Supplied material >>

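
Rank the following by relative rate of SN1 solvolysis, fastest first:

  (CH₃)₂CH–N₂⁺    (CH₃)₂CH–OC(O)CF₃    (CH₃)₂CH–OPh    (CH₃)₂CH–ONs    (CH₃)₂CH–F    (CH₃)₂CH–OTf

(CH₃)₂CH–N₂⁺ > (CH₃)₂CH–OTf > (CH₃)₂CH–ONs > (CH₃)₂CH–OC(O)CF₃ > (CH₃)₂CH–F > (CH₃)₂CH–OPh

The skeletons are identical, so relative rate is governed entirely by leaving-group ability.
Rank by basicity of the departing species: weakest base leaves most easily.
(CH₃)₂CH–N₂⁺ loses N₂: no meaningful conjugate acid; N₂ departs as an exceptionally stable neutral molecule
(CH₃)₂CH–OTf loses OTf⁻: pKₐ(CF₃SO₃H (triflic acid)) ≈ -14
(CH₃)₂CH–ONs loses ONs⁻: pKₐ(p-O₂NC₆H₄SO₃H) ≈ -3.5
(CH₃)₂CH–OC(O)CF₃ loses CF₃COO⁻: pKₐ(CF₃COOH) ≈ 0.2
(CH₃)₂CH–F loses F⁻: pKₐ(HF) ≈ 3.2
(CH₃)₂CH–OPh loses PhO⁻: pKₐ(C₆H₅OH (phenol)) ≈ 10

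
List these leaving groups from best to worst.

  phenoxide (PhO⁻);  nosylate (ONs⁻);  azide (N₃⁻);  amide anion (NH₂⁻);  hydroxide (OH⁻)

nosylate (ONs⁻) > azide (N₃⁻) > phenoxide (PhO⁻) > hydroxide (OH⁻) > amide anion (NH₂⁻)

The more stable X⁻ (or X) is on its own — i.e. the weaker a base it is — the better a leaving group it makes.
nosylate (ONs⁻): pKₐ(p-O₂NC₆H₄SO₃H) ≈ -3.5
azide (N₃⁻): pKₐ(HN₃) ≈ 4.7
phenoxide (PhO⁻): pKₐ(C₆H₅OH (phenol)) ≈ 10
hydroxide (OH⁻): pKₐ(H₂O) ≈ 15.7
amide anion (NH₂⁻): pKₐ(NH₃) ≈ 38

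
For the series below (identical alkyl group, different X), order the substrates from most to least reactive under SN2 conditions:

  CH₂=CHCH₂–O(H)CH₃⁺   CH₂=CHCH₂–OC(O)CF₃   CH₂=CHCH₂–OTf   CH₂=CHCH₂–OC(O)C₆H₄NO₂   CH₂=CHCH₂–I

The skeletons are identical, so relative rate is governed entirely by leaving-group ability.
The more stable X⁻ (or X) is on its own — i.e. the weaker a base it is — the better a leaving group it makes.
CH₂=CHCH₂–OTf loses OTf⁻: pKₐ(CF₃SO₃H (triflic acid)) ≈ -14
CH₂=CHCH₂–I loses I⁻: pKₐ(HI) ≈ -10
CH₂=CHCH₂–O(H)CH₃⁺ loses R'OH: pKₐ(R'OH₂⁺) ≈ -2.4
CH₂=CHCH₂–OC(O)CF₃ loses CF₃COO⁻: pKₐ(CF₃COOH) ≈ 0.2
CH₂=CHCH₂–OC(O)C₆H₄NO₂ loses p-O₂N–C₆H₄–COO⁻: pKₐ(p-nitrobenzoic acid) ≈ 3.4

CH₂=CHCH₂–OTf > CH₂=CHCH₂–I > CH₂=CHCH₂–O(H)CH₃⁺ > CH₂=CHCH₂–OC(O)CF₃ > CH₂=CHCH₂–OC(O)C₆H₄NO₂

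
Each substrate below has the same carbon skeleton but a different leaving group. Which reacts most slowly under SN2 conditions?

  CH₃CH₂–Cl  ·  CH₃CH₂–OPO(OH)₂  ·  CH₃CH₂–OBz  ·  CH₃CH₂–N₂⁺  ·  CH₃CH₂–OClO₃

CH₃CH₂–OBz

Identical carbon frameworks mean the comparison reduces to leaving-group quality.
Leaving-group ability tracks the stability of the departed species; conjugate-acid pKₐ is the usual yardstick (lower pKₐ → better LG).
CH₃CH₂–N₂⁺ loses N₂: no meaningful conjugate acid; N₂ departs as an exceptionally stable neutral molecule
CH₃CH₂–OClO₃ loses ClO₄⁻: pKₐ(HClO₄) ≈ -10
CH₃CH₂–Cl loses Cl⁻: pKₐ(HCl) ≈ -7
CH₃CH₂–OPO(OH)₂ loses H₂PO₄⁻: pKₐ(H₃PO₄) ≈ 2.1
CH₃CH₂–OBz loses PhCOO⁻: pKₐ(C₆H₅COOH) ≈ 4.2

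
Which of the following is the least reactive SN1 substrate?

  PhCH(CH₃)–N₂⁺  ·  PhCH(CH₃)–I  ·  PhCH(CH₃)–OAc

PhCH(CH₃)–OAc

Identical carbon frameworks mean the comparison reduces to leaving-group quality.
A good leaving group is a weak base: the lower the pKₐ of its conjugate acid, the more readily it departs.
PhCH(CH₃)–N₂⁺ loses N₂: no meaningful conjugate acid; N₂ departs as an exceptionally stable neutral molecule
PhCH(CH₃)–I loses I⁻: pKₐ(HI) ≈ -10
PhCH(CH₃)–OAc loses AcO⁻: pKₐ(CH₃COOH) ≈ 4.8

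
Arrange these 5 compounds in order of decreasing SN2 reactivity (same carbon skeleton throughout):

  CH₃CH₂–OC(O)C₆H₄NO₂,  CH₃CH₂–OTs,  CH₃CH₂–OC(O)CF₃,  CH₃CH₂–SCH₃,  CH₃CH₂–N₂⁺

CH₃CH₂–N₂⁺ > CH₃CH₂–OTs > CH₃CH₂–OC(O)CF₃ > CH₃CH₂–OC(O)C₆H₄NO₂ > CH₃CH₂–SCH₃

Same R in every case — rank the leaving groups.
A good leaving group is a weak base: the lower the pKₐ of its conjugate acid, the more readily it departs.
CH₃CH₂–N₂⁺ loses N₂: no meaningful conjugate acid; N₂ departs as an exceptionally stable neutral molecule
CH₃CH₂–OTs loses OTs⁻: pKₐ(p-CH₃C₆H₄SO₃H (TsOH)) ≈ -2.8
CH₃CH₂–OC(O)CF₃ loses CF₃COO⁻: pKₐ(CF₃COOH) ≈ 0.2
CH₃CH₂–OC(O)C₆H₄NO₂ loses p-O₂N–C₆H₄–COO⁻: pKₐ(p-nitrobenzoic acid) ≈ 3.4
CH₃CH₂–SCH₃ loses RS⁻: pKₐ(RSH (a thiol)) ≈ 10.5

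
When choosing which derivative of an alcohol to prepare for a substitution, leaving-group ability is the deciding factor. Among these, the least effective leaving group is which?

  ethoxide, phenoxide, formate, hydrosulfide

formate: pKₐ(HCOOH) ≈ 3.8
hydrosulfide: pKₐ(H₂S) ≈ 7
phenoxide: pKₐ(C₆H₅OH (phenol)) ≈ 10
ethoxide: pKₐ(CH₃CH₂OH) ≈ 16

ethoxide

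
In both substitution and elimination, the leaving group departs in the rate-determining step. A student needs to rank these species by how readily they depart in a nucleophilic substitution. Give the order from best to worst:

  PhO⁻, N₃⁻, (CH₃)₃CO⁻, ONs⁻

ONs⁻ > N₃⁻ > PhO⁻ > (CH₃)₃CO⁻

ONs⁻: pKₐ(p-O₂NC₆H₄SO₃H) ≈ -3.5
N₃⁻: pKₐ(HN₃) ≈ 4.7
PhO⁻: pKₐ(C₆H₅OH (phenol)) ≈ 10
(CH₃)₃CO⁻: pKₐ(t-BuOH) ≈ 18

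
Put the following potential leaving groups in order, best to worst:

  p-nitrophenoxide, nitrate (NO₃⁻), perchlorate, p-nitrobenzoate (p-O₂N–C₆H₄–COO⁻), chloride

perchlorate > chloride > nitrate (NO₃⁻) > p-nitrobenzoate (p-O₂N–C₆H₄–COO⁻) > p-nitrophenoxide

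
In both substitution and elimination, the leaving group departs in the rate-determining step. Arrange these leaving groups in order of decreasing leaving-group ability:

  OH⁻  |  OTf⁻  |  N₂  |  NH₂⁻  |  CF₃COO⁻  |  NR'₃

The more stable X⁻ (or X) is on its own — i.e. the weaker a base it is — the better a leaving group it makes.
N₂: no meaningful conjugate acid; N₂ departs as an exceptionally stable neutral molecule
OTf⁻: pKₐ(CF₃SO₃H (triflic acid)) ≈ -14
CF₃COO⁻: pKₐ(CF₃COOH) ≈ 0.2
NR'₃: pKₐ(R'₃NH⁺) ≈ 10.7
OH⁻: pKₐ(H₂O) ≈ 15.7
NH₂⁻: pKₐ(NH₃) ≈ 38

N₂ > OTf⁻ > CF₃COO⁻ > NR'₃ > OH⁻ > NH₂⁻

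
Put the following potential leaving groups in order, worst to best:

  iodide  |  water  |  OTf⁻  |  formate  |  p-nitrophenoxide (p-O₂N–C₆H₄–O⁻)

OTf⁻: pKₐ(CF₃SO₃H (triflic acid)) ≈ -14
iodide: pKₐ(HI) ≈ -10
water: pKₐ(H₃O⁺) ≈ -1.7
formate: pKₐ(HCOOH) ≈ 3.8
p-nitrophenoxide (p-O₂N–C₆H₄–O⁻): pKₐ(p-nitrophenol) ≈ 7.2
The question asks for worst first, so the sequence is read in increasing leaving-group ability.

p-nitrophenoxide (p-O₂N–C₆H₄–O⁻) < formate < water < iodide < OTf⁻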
...
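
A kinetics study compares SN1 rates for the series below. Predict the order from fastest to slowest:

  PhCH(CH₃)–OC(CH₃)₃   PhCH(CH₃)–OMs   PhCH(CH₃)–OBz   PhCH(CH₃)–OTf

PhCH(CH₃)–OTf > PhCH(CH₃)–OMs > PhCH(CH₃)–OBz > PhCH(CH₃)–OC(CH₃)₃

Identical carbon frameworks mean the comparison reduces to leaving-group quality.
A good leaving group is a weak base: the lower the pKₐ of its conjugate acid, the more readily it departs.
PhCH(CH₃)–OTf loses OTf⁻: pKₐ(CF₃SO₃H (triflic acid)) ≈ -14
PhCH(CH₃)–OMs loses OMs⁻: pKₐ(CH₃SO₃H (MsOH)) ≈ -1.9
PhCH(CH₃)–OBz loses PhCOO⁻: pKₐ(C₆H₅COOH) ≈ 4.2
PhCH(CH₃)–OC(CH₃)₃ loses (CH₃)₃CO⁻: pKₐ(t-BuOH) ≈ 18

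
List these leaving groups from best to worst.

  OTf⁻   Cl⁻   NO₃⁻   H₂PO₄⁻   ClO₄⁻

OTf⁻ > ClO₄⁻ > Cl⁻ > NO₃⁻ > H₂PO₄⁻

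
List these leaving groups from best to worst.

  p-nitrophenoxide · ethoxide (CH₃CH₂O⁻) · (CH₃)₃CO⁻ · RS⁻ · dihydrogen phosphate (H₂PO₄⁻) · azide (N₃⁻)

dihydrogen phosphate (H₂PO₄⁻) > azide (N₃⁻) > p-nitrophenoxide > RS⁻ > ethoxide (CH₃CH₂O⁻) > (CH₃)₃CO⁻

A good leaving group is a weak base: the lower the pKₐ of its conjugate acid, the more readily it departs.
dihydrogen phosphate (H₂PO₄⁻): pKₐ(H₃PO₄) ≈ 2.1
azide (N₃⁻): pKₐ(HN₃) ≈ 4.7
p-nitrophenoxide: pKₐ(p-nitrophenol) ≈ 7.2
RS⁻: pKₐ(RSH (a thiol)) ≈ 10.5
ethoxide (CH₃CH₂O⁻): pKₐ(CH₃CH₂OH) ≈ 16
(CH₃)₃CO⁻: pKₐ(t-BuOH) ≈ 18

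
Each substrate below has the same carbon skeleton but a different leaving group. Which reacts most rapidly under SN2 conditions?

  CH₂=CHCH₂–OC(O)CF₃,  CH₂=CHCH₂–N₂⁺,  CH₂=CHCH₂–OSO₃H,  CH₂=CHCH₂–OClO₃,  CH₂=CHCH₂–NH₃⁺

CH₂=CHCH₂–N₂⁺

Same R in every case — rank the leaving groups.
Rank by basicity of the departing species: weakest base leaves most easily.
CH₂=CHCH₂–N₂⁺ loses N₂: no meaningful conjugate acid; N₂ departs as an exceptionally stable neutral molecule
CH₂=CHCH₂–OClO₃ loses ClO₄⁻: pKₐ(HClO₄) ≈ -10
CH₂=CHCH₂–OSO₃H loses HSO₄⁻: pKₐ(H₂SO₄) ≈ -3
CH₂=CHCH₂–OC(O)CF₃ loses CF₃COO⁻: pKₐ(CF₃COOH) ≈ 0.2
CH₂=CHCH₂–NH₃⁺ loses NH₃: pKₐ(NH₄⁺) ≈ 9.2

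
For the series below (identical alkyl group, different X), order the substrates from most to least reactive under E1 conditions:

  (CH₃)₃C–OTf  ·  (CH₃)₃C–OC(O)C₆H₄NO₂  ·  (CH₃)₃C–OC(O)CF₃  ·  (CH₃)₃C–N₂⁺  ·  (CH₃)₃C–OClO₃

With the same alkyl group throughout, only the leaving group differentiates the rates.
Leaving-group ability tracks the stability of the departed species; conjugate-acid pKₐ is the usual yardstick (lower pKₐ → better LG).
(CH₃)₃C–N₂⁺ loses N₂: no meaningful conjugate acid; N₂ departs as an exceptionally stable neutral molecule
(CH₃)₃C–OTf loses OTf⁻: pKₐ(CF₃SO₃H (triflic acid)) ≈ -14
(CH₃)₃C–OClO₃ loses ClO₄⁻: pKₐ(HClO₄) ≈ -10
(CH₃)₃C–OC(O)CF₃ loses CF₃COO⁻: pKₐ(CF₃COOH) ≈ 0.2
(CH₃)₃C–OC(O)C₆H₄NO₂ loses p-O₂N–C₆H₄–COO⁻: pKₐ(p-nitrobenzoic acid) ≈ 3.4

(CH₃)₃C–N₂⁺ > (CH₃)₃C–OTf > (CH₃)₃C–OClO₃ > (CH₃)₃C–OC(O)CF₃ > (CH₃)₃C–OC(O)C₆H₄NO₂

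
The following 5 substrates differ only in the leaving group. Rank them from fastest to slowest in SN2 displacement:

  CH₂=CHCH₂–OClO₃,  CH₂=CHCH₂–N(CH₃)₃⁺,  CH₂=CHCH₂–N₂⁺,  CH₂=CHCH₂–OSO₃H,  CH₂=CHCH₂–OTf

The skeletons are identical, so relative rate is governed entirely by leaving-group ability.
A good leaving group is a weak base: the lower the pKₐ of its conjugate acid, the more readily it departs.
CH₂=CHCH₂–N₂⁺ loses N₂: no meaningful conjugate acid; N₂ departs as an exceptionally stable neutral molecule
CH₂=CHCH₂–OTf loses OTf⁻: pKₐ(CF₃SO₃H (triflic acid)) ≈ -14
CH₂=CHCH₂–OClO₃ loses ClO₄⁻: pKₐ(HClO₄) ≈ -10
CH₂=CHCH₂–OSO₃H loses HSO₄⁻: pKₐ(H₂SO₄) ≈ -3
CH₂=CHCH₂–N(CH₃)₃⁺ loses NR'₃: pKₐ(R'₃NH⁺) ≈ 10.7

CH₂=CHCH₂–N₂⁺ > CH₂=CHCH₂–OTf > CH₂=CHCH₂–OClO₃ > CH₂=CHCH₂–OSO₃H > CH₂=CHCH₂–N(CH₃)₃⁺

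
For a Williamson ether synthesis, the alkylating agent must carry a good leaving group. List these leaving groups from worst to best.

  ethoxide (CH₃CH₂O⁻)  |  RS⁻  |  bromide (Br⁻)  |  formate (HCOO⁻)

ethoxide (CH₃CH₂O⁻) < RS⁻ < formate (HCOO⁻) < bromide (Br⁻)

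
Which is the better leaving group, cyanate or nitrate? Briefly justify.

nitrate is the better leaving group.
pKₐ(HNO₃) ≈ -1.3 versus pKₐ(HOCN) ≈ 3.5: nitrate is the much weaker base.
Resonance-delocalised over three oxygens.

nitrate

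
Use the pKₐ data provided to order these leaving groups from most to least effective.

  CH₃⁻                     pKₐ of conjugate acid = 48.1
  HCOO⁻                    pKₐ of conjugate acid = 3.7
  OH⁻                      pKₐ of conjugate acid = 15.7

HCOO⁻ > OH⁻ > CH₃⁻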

Problem details >> Extract each line from the entries above that contains the string "under".

Response for this exercise >>
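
For the series below (identical alkyl group, different X), order the substrates from most to least reactive under SN2 conditions:
Each substrate below has the same carbon skeleton but a different leaving group. Which reacts most slowly under SN2 conditions?
Each substrate below has the same carbon skeleton but a different leaving group. Which reacts most rapidly under SN2 conditions?
For the series below (identical alkyl group, different X), order the substrates from most to least reactive under E1 conditions: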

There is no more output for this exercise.